> _Your goal_: Which lines run from the one containing "Let Y(g) = g." to the end of the records? Write them out exactly, both ends included, and nothing else.

==========

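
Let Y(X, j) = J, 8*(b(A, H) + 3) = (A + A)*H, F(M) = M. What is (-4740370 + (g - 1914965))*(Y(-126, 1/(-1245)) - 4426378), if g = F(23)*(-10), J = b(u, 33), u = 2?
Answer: 58919913286885/2 ≈ 2.9460e+13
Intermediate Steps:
b(A, H) = -3 + A*H/4 (b(A, H) = -3 + ((A + A)*H)/8 = -3 + ((2*A)*H)/8 = -3 + (2*A*H)/8 = -3 + A*H/4)
J = 27/2 (J = -3 + (1/4)*2*33 = -3 + 33/2 = 27/2 ≈ 13.500)
Y(X, j) = 27/2
g = -230 (g = 23*(-10) = -230)
(-4740370 + (g - 1914965))*(Y(-126, 1/(-1245)) - 4426378) = (-4740370 + (-230 - 1914965))*(27/2 - 4426378) = (-4740370 - 1915195)*(-8852729/2) = -6655565*(-8852729/2) = 58919913286885/2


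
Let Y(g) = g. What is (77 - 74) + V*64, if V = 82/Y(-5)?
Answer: -5233/5 ≈ -1046.6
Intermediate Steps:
V = -82/5 (V = 82/(-5) = 82*(-⅕) = -82/5 ≈ -16.400)
(77 - 74) + V*64 = (77 - 74) - 82/5*64 = 3 - 5248/5 = -5233/5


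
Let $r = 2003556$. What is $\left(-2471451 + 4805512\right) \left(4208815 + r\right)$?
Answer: $14500052868631$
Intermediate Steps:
$\left(-2471451 + 4805512\right) \left(4208815 + r\right) = \left(-2471451 + 4805512\right) \left(4208815 + 2003556\right) = 2334061 \cdot 6212371 = 14500052868631$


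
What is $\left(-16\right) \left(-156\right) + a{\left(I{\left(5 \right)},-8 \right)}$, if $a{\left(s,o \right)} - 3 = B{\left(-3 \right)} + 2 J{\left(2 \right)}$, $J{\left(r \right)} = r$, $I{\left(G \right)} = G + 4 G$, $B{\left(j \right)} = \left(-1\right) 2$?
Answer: $2501$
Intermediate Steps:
$B{\left(j \right)} = -2$
$I{\left(G \right)} = 5 G$
$a{\left(s,o \right)} = 5$ ($a{\left(s,o \right)} = 3 + \left(-2 + 2 \cdot 2\right) = 3 + \left(-2 + 4\right) = 3 + 2 = 5$)
$\left(-16\right) \left(-156\right) + a{\left(I{\left(5 \right)},-8 \right)} = \left(-16\right) \left(-156\right) + 5 = 2496 + 5 = 2501$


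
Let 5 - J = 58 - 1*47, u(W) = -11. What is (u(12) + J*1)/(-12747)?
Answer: 17/12747 ≈ 0.0013336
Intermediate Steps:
J = -6 (J = 5 - (58 - 1*47) = 5 - (58 - 47) = 5 - 1*11 = 5 - 11 = -6)
(u(12) + J*1)/(-12747) = (-11 - 6*1)/(-12747) = (-11 - 6)*(-1/12747) = -17*(-1/12747) = 17/12747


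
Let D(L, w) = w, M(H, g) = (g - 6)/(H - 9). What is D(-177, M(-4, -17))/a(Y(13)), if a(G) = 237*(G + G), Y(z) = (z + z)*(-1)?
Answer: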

==========

> _Answer to this problem_:
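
Let Y(g) = g. What is (77 - 74) + V*64, if V = 82/Y(-5)?
Answer: -5233/5 ≈ -1046.6
Intermediate Steps:
V = -82/5 (V = 82/(-5) = 82*(-⅕) = -82/5 ≈ -16.400)
(77 - 74) + V*64 = (77 - 74) - 82/5*64 = 3 - 5248/5 = -5233/5


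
Let $r = 2003556$. What is $\left(-2471451 + 4805512\right) \left(4208815 + r\right)$?
Answer: $14500052868631$
Intermediate Steps:
$\left(-2471451 + 4805512\right) \left(4208815 + r\right) = \left(-2471451 + 4805512\right) \left(4208815 + 2003556\right) = 2334061 \cdot 6212371 = 14500052868631$


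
What is $\left(-16\right) \left(-156\right) + a{\left(I{\left(5 \right)},-8 \right)}$, if $a{\left(s,o \right)} - 3 = B{\left(-3 \right)} + 2 J{\left(2 \right)}$, $J{\left(r \right)} = r$, $I{\left(G \right)} = G + 4 G$, $B{\left(j \right)} = \left(-1\right) 2$?
Answer: $2501$
Intermediate Steps:
$B{\left(j \right)} = -2$
$I{\left(G \right)} = 5 G$
$a{\left(s,o \right)} = 5$ ($a{\left(s,o \right)} = 3 + \left(-2 + 2 \cdot 2\right) = 3 + \left(-2 + 4\right) = 3 + 2 = 5$)
$\left(-16\right) \left(-156\right) + a{\left(I{\left(5 \right)},-8 \right)} = \left(-16\right) \left(-156\right) + 5 = 2496 + 5 = 2501$


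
Let 5 - J = 58 - 1*47, u(W) = -11. What is (u(12) + J*1)/(-12747)?
Answer: 17/12747 ≈ 0.0013336
Intermediate Steps:
J = -6 (J = 5 - (58 - 1*47) = 5 - (58 - 47) = 5 - 1*11 = 5 - 11 = -6)
(u(12) + J*1)/(-12747) = (-11 - 6*1)/(-12747) = (-11 - 6)*(-1/12747) = -17*(-1/12747) = 17/12747


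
Let D(L, w) = w, M(H, g) = (g - 6)/(H - 9). What is D(-177, M(-4, -17))/a(Y(13)), if a(G) = 237*(G + G), Y(z) = (z + z)*(-1)?
Answer: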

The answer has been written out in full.